* **Task statement**: Reproduce the entries below exactly, but only from the line containing "What is d/Z, if" to the line containing "Answer: -580250385/79642 ≈ -7285.7", inclusive.

* **Source material**:

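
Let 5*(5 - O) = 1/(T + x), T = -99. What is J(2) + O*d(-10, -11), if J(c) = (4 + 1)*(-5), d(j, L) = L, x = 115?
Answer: -6389/80 ≈ -79.863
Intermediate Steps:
J(c) = -25 (J(c) = 5*(-5) = -25)
O = 399/80 (O = 5 - 1/(5*(-99 + 115)) = 5 - ⅕/16 = 5 - ⅕*1/16 = 5 - 1/80 = 399/80 ≈ 4.9875)
J(2) + O*d(-10, -11) = -25 + (399/80)*(-11) = -25 - 4389/80 = -6389/80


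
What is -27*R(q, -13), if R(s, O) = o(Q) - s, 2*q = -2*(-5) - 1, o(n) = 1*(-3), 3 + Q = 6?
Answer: 405/2 ≈ 202.50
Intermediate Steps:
Q = 3 (Q = -3 + 6 = 3)
o(n) = -3
q = 9/2 (q = (-2*(-5) - 1)/2 = (10 - 1)/2 = (½)*9 = 9/2 ≈ 4.5000)
R(s, O) = -3 - s
-27*R(q, -13) = -27*(-3 - 1*9/2) = -27*(-3 - 9/2) = -27*(-15/2) = 405/2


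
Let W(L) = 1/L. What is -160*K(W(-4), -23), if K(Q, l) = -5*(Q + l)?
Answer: -18600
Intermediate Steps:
W(L) = 1/L
K(Q, l) = -5*Q - 5*l
-160*K(W(-4), -23) = -160*(-5/(-4) - 5*(-23)) = -160*(-5*(-¼) + 115) = -160*(5/4 + 115) = -160*465/4 = -18600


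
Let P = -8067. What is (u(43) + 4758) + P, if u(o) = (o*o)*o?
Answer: 76198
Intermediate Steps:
u(o) = o**3 (u(o) = o**2*o = o**3)
(u(43) + 4758) + P = (43**3 + 4758) - 8067 = (79507 + 4758) - 8067 = 84265 - 8067 = 76198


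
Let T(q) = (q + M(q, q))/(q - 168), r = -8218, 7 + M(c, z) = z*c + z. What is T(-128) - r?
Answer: 2416407/296 ≈ 8163.5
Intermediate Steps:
M(c, z) = -7 + z + c*z (M(c, z) = -7 + (z*c + z) = -7 + (c*z + z) = -7 + (z + c*z) = -7 + z + c*z)
T(q) = (-7 + q**2 + 2*q)/(-168 + q) (T(q) = (q + (-7 + q + q*q))/(q - 168) = (q + (-7 + q + q**2))/(-168 + q) = (-7 + q**2 + 2*q)/(-168 + q))
T(-128) - r = (-7 + (-128)**2 + 2*(-128))/(-168 - 128) - 1*(-8218) = (-7 + 16384 - 256)/(-296) + 8218 = -1/296*16121 + 8218 = -16121/296 + 8218 = 2416407/296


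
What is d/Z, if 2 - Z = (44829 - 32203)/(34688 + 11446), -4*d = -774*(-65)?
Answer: -580250385/79642 ≈ -7285.7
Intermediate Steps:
d = -25155/2 (d = -(-387)*(-65)/2 = -¼*50310 = -25155/2 ≈ -12578.)
Z = 39821/23067 (Z = 2 - (44829 - 32203)/(34688 + 11446) = 2 - 12626/46134 = 2 - 1*6313/23067 = 2 - 6313/23067 = 39821/23067 ≈ 1.7263)
d/Z = -25155/(2*39821/23067) = -25155/2*23067/39821 = -580250385/79642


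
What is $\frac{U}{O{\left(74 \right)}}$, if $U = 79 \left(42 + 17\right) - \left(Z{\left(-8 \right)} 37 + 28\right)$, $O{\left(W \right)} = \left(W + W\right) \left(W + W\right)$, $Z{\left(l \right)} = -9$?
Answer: $\frac{2483}{10952} \approx 0.22672$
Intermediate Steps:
$O{\left(W \right)} = 4 W^{2}$ ($O{\left(W \right)} = 2 W 2 W = 4 W^{2}$)
$U = 4966$ ($U = 79 \left(42 + 17\right) - \left(\left(-9\right) 37 + 28\right) = 79 \cdot 59 - \left(-333 + 28\right) = 4661 - -305 = 4661 + 305 = 4966$)
$\frac{U}{O{\left(74 \right)}} = \frac{4966}{4 \cdot 74^{2}} = \frac{4966}{4 \cdot 5476} = \frac{4966}{21904} = 4966 \cdot \frac{1}{21904} = \frac{2483}{10952}$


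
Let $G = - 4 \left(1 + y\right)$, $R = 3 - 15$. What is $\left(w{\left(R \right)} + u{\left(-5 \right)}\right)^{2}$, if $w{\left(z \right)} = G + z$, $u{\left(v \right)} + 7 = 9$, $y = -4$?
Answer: $4$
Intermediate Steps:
$u{\left(v \right)} = 2$ ($u{\left(v \right)} = -7 + 9 = 2$)
$R = -12$ ($R = 3 - 15 = -12$)
$G = 12$ ($G = - 4 \left(1 - 4\right) = \left(-4\right) \left(-3\right) = 12$)
$w{\left(z \right)} = 12 + z$
$\left(w{\left(R \right)} + u{\left(-5 \right)}\right)^{2} = \left(\left(12 - 12\right) + 2\right)^{2} = \left(0 + 2\right)^{2} = 2^{2} = 4$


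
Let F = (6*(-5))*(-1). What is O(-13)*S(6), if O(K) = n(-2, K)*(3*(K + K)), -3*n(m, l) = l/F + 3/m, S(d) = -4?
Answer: 3016/15 ≈ 201.07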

* **Exercise solution**:
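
What is d/Z, if 2 - Z = (44829 - 32203)/(34688 + 11446), -4*d = -774*(-65)?
Answer: -580250385/79642 ≈ -7285.7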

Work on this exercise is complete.